++++ MATERIAL SHOWN ++++

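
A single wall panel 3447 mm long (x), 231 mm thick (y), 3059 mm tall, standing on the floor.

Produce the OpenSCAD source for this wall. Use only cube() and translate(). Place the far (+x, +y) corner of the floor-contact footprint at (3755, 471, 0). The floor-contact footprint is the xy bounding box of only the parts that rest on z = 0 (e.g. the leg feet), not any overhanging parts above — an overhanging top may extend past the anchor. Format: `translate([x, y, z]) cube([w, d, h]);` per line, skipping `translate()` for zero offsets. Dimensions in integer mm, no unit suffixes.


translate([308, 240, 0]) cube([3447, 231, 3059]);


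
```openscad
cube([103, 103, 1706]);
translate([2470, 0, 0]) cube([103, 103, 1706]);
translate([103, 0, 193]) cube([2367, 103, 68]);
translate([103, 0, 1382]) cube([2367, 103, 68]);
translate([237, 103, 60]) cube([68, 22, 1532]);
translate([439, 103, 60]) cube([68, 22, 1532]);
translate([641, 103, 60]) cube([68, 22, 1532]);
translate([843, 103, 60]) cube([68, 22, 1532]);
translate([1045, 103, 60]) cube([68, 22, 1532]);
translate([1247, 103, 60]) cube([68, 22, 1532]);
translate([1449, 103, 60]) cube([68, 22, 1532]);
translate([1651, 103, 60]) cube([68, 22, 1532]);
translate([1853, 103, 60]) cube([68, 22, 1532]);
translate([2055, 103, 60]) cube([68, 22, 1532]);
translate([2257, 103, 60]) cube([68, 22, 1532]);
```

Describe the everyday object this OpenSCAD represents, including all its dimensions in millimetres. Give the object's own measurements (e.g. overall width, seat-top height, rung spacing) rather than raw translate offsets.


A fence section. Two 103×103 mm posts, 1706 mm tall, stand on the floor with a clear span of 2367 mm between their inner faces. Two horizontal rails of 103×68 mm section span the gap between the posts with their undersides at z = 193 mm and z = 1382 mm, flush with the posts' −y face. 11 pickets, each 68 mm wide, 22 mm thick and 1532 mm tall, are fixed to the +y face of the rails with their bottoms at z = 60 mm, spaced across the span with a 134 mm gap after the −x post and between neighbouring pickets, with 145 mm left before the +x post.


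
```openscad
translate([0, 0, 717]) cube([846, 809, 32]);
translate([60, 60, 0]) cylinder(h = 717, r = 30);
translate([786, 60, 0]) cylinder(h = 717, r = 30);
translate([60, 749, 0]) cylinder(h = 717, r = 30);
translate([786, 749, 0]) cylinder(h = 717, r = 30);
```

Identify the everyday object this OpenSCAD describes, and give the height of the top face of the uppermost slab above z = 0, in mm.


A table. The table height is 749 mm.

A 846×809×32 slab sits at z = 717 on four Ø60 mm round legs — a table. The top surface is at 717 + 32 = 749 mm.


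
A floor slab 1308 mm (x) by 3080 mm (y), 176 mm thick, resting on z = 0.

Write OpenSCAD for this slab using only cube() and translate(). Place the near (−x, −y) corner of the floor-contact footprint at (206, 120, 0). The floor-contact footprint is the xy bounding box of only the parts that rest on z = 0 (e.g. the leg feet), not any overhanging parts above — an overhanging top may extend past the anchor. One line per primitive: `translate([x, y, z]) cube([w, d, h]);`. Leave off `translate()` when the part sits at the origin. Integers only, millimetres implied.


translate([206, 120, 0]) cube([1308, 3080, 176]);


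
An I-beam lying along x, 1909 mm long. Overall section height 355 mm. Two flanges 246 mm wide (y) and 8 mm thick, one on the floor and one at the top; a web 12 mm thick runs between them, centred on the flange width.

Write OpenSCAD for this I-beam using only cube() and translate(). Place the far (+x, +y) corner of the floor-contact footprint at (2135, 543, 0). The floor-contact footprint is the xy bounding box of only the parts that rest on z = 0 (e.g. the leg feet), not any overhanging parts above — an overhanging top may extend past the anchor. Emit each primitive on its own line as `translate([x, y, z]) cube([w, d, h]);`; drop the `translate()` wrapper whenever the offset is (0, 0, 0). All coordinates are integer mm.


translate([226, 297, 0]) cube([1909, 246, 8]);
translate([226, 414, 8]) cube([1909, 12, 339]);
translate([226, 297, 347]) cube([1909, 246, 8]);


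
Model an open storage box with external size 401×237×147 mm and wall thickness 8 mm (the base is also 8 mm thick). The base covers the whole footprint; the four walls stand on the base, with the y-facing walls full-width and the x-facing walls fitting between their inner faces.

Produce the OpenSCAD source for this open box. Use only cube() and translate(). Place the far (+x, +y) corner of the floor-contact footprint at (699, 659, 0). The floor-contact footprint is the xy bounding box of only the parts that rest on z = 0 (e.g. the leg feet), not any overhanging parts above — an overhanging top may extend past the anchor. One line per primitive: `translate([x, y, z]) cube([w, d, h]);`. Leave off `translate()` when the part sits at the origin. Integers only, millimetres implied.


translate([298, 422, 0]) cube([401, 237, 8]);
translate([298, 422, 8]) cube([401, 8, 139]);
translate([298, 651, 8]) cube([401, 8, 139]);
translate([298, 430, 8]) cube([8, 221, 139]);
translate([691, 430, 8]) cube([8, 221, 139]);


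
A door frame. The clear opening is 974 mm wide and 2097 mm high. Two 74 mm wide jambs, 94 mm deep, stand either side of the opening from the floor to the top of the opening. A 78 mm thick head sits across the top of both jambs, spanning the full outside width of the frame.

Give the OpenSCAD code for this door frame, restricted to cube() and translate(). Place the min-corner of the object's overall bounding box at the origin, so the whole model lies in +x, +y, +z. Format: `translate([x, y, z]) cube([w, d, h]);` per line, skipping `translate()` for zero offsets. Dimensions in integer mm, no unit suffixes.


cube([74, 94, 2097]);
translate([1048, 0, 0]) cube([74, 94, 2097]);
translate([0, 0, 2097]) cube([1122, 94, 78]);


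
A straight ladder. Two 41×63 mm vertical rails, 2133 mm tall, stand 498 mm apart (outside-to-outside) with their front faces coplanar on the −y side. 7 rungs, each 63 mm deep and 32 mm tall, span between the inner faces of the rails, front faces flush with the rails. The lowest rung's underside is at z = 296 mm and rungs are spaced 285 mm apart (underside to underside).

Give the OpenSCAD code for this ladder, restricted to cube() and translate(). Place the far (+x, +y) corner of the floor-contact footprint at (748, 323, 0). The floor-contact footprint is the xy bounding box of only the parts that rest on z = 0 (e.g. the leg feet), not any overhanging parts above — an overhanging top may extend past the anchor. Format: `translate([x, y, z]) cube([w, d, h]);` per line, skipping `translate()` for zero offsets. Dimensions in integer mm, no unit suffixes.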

++++

Taking the listing above as a whole, count the lines that include the word "outside" and report the figure only.

2